◆ **Task statement**: Only an exact, line-for-line copy of the data will serve as the answer.

◆ **Supplied data**:
******

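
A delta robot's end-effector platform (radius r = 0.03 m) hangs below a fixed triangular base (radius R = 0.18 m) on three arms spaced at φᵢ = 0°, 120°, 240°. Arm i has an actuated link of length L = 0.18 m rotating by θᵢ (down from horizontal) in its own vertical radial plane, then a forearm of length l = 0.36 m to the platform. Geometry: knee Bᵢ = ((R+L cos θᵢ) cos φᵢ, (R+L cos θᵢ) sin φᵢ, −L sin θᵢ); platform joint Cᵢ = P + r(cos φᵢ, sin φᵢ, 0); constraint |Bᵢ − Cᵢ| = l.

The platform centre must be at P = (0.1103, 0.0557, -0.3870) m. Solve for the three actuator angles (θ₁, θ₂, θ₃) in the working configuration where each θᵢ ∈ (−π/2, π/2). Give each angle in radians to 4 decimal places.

arm 1 (φ=0.0°): x'=0.1103, y'=0.0557
  e−x'=0.0397;  (l²−L²−(e−x')²−y'²−z²)/2L = -0.1590
  √(A²+B²)=0.3890;  θ1 = -1.4686+1.9919 ≈ 0.5233
rotate P by −φ2: (-0.0069, -0.1234, -0.3870)
  A cos θ + B sin θ = C:  0.1569·cos θ + -0.3870·sin θ = -0.2567
  θ2 = atan2(B,A) + arccos(C/0.4176) = 1.0472
rotate P by −φ3: (-0.1034, 0.0677, -0.3870)
  e−x'=0.2534;  (l²−L²−(e−x')²−y'²−z²)/2L = -0.3371
  √(A²+B²)=0.4626;  θ3 = -0.9911+2.3873 ≈ 1.3962

θ₁ = 0.5233, θ₂ = 1.0472, θ₃ = 1.3962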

******

◆ **Answer box**:
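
A delta robot's end-effector platform (radius r = 0.03 m) hangs below a fixed triangular base (radius R = 0.18 m) on three arms spaced at φᵢ = 0°, 120°, 240°. Arm i has an actuated link of length L = 0.18 m rotating by θᵢ (down from horizontal) in its own vertical radial plane, then a forearm of length l = 0.36 m to the platform. Geometry: knee Bᵢ = ((R+L cos θᵢ) cos φᵢ, (R+L cos θᵢ) sin φᵢ, −L sin θᵢ); platform joint Cᵢ = P + r(cos φᵢ, sin φᵢ, 0); constraint |Bᵢ − Cᵢ| = l.

The platform centre must be at P = (0.1103, 0.0557, -0.3870) m. Solve for the three actuator angles (θ₁, θ₂, θ₃) in the working configuration where each θᵢ ∈ (−π/2, π/2). Give each angle in radians to 4 decimal places.

arm 1 (φ=0.0°): x'=0.1103, y'=0.0557
  e−x'=0.0397;  (l²−L²−(e−x')²−y'²−z²)/2L = -0.1590
  √(A²+B²)=0.3890;  θ1 = -1.4686+1.9919 ≈ 0.5233
rotate P by −φ2: (-0.0069, -0.1234, -0.3870)
  A cos θ + B sin θ = C:  0.1569·cos θ + -0.3870·sin θ = -0.2567
  θ2 = atan2(B,A) + arccos(C/0.4176) = 1.0472
rotate P by −φ3: (-0.1034, 0.0677, -0.3870)
  e−x'=0.2534;  (l²−L²−(e−x')²−y'²−z²)/2L = -0.3371
  √(A²+B²)=0.4626;  θ3 = -0.9911+2.3873 ≈ 1.3962

θ₁ = 0.5233, θ₂ = 1.0472, θ₃ = 1.3962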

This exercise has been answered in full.